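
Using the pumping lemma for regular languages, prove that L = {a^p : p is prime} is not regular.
Assume for contradiction that L is regular, and let p ≥ 1 be the pumping length given by the pumping lemma.
Choose a prime q with q ≥ p (one exists because there are infinitely many primes) and let s = a^q. Then s ∈ L and |s| = q ≥ p.
By the pumping lemma, s = xyz for some x, y, z with |xy| ≤ p, |y| ≥ 1, and xy^i z ∈ L for every i ≥ 0.
Here y = a^k for some k with 1 ≤ k ≤ p, and xy^i z = a^(q + (i − 1)k) for every i ≥ 0.

Take i = q + 1: |xy^(q+1) z| = q + qk = q(k + 1).
Both factors satisfy q ≥ 2 and k + 1 ≥ 2, so q(k + 1) is composite, and xy^(q+1) z ∉ L.

This contradicts the pumping lemma, which requires xy^i z ∈ L for all i ≥ 0.
Hence L = {a^p : p is prime} is not regular. ∎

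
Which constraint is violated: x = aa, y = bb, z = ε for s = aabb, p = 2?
Violated: |xy| ≤ p

The decomposition x = aa, y = bb, z = ε for s = aabb with p = 2
violates the constraint: |xy| ≤ p

|xy| = |aabb| = 4 > 2 = p. The decomposition puts too many characters in xy.

Pumping lemma constraints:
1. xyz = s (decomposition is valid)
2. |xy| ≤ p
3. |y| > 0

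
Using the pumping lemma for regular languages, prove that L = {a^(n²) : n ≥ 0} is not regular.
Assume for contradiction that L is regular, and let p ≥ 1 be the pumping length given by the pumping lemma.
Choose s = a^(p²). Then s ∈ L and |s| = p² ≥ p.
By the pumping lemma, s = xyz for some x, y, z with |xy| ≤ p, |y| ≥ 1, and xy^i z ∈ L for every i ≥ 0.
Here y = a^k for some k with 1 ≤ k ≤ |xy| ≤ p.

Take i = 2: |xy²z| = p² + k.
Now p² < p² + k ≤ p² + p < p² + 2p + 1 = (p + 1)².
So |xy²z| lies strictly between the consecutive squares p² and (p + 1)², hence is not a perfect square, and xy²z ∉ L.

This contradicts the pumping lemma, which requires xy^i z ∈ L for all i ≥ 0.
Hence L = {a^(n²) : n ≥ 0} is not regular. ∎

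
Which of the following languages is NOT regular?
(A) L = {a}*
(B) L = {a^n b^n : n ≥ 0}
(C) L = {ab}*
(B) {a^n b^n : n ≥ 0}

(B) L = {a^n b^n : n ≥ 0} is NOT regular.

The pumping lemma can be used to prove this:
After pumping, the number of a's and b's become unequal

The other languages are regular because they can be recognized by finite automata.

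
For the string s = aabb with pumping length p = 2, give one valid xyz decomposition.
x = 'a', y = 'a', z = 'bb'

For s = aabb and p = 2, one valid decomposition is:
- x = 'a' (length 1)
- y = 'a' (length 1)
- z = 'bb' (length 2)

Verification:
- xyz = 'a' + 'a' + 'bb' = aabb ✓
- |xy| = 2 ≤ 2 ✓
- |y| = 1 > 0 ✓

All pumping lemma constraints are satisfied.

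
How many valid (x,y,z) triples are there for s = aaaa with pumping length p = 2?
3

For s = 'aaaa' with pumping length p = 2:

Constraints: |xy| ≤ 2, |y| > 0

Valid decompositions (|xy| ≤ p, |y| ≥ 1):
  • x='', y='a', z='aaa'
  • x='a', y='a', z='aa'
  • x='', y='aa', z='aa'

Total count: 3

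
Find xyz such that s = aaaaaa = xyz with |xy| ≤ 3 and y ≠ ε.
x = 'a', y = 'a', z = 'aaaa'

For s = aaaaaa and p = 3, one valid decomposition is:
- x = 'a' (length 1)
- y = 'a' (length 1)
- z = 'aaaa' (length 4)

Verification:
- xyz = 'a' + 'a' + 'aaaa' = aaaaaa ✓
- |xy| = 2 ≤ 3 ✓
- |y| = 1 > 0 ✓

All pumping lemma constraints are satisfied.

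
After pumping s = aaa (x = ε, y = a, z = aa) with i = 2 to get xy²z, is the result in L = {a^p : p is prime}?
No

xy²z = ε · aa · aa = aaaa.
aaaa has length 4 = 2 × 2, which is not prime, so it is not in L.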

◆ DIRECTIONS
So that nothing is lost, return the listing exactly and completely.

◆ PROBLEM SOLUTION
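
Using the pumping lemma for regular languages, prove that L = {a^p : p is prime} is not regular.
Assume for contradiction that L is regular, and let p ≥ 1 be the pumping length given by the pumping lemma.
Choose a prime q with q ≥ p (one exists because there are infinitely many primes) and let s = a^q. Then s ∈ L and |s| = q ≥ p.
By the pumping lemma, s = xyz for some x, y, z with |xy| ≤ p, |y| ≥ 1, and xy^i z ∈ L for every i ≥ 0.
Here y = a^k for some k with 1 ≤ k ≤ p, and xy^i z = a^(q + (i − 1)k) for every i ≥ 0.

Take i = q + 1: |xy^(q+1) z| = q + qk = q(k + 1).
Both factors satisfy q ≥ 2 and k + 1 ≥ 2, so q(k + 1) is composite, and xy^(q+1) z ∉ L.

This contradicts the pumping lemma, which requires xy^i z ∈ L for all i ≥ 0.
Hence L = {a^p : p is prime} is not regular. ∎

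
Which constraint is violated: x = aa, y = bb, z = ε for s = aabb, p = 2?
Violated: |xy| ≤ p

The decomposition x = aa, y = bb, z = ε for s = aabb with p = 2
violates the constraint: |xy| ≤ p

|xy| = |aabb| = 4 > 2 = p. The decomposition puts too many characters in xy.

Pumping lemma constraints:
1. xyz = s (decomposition is valid)
2. |xy| ≤ p
3. |y| > 0

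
Using the pumping lemma for regular languages, prove that L = {a^(n²) : n ≥ 0} is not regular.
Assume for contradiction that L is regular, and let p ≥ 1 be the pumping length given by the pumping lemma.
Choose s = a^(p²). Then s ∈ L and |s| = p² ≥ p.
By the pumping lemma, s = xyz for some x, y, z with |xy| ≤ p, |y| ≥ 1, and xy^i z ∈ L for every i ≥ 0.
Here y = a^k for some k with 1 ≤ k ≤ |xy| ≤ p.

Take i = 2: |xy²z| = p² + k.
Now p² < p² + k ≤ p² + p < p² + 2p + 1 = (p + 1)².
So |xy²z| lies strictly between the consecutive squares p² and (p + 1)², hence is not a perfect square, and xy²z ∉ L.

This contradicts the pumping lemma, which requires xy^i z ∈ L for all i ≥ 0.
Hence L = {a^(n²) : n ≥ 0} is not regular. ∎

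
Which of the following languages is NOT regular?
(A) L = {a}*
(B) L = {a^n b^n : n ≥ 0}
(C) L = {ab}*
(B) {a^n b^n : n ≥ 0}

(B) L = {a^n b^n : n ≥ 0} is NOT regular.

The pumping lemma can be used to prove this:
After pumping, the number of a's and b's become unequal

The other languages are regular because they can be recognized by finite automata.

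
For the string s = aabb with pumping length p = 2, give one valid xyz decomposition.
x = 'a', y = 'a', z = 'bb'

For s = aabb and p = 2, one valid decomposition is:
- x = 'a' (length 1)
- y = 'a' (length 1)
- z = 'bb' (length 2)

Verification:
- xyz = 'a' + 'a' + 'bb' = aabb ✓
- |xy| = 2 ≤ 2 ✓
- |y| = 1 > 0 ✓

All pumping lemma constraints are satisfied.

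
How many valid (x,y,z) triples are there for s = aaaa with pumping length p = 2?
3

For s = 'aaaa' with pumping length p = 2:

Constraints: |xy| ≤ 2, |y| > 0

Valid decompositions (|xy| ≤ p, |y| ≥ 1):
  • x='', y='a', z='aaa'
  • x='a', y='a', z='aa'
  • x='', y='aa', z='aa'

Total count: 3

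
Find xyz such that s = aaaaaa = xyz with |xy| ≤ 3 and y ≠ ε.
x = 'a', y = 'a', z = 'aaaa'

For s = aaaaaa and p = 3, one valid decomposition is:
- x = 'a' (length 1)
- y = 'a' (length 1)
- z = 'aaaa' (length 4)

Verification:
- xyz = 'a' + 'a' + 'aaaa' = aaaaaa ✓
- |xy| = 2 ≤ 3 ✓
- |y| = 1 > 0 ✓

All pumping lemma constraints are satisfied.

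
After pumping s = aaa (x = ε, y = a, z = aa) with i = 2 to get xy²z, is the result in L = {a^p : p is prime}?
No

xy²z = ε · aa · aa = aaaa.
aaaa has length 4 = 2 × 2, which is not prime, so it is not in L.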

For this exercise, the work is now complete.